+++ THE DATA +++
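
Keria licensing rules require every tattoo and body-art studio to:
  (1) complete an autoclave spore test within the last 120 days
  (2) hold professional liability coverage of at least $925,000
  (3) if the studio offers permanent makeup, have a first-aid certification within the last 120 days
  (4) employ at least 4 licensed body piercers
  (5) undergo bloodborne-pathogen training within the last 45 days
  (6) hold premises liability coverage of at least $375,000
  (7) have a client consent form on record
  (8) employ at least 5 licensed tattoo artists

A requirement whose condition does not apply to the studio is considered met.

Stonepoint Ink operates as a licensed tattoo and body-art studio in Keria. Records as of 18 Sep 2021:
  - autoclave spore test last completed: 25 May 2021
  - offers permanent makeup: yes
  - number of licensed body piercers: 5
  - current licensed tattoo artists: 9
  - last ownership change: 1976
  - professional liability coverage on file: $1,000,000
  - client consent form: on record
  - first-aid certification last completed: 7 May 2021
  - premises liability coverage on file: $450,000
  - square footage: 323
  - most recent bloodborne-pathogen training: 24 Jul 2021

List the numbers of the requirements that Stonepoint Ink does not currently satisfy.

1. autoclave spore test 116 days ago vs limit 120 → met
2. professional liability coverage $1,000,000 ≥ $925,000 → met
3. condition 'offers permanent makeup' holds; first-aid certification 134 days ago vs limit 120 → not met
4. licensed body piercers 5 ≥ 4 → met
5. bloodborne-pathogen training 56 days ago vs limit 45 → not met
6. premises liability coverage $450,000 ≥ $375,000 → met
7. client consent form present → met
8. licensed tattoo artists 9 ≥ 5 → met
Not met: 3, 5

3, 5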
+++
+++ THE DATA +++
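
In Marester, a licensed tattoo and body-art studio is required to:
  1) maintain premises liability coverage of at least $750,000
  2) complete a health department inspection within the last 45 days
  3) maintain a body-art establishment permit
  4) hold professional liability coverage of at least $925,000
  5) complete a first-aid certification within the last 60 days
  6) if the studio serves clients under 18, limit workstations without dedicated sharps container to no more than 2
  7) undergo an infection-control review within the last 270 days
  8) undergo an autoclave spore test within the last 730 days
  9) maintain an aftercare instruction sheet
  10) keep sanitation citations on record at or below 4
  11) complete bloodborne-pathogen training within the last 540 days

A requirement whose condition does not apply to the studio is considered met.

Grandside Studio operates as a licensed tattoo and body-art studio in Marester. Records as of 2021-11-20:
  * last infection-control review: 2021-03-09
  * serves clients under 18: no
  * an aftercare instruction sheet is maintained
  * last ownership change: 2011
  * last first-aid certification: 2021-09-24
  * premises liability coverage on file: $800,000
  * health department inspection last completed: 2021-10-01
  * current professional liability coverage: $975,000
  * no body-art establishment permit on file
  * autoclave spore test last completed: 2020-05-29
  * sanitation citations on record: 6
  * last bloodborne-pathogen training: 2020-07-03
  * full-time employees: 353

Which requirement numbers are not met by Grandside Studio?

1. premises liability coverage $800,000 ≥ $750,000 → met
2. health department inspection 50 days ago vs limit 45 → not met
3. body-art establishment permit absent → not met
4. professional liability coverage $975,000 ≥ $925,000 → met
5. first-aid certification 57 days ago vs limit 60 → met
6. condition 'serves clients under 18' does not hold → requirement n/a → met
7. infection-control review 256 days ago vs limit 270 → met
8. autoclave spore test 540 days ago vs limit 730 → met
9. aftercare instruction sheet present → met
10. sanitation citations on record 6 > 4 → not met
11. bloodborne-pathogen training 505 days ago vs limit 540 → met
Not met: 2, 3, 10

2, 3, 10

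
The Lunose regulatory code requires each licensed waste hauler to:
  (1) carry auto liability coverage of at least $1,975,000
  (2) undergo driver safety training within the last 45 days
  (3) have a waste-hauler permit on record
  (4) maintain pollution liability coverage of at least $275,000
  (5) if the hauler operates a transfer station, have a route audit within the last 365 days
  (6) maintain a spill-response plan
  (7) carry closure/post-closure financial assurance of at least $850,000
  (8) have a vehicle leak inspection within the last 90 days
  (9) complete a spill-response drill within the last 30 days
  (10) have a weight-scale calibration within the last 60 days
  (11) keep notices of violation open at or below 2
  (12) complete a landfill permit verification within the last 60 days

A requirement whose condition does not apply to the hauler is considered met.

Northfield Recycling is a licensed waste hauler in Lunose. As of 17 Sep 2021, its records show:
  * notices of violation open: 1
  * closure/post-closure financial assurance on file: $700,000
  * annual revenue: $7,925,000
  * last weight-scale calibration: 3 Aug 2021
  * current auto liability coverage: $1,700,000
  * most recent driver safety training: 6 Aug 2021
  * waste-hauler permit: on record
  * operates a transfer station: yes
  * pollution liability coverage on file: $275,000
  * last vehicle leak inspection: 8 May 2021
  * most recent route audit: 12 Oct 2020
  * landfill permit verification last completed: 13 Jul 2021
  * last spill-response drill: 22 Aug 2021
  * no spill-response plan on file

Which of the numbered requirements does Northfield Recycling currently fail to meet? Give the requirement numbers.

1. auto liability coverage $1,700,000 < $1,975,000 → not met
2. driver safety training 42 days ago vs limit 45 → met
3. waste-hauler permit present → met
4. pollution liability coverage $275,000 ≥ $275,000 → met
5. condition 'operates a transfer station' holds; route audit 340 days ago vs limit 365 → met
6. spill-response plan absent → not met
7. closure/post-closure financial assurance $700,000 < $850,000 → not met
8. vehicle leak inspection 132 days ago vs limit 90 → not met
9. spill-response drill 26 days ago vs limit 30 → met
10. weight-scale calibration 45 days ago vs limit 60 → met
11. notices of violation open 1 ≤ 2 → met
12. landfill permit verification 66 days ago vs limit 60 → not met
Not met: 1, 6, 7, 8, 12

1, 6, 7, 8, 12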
+++
ASSIGNMENT
For this exercise, please output exactly the lines above starting at the line with "(8) have a vehicle" and ending at the line with "permit: on record", ends included.

ANSWER SECTION
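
  (8) have a vehicle leak inspection within the last 90 days
  (9) complete a spill-response drill within the last 30 days
  (10) have a weight-scale calibration within the last 60 days
  (11) keep notices of violation open at or below 2
  (12) complete a landfill permit verification within the last 60 days

A requirement whose condition does not apply to the hauler is considered met.

Northfield Recycling is a licensed waste hauler in Lunose. As of 17 Sep 2021, its records show:
  * notices of violation open: 1
  * closure/post-closure financial assurance on file: $700,000
  * annual revenue: $7,925,000
  * last weight-scale calibration: 3 Aug 2021
  * current auto liability coverage: $1,700,000
  * most recent driver safety training: 6 Aug 2021
  * waste-hauler permit: on record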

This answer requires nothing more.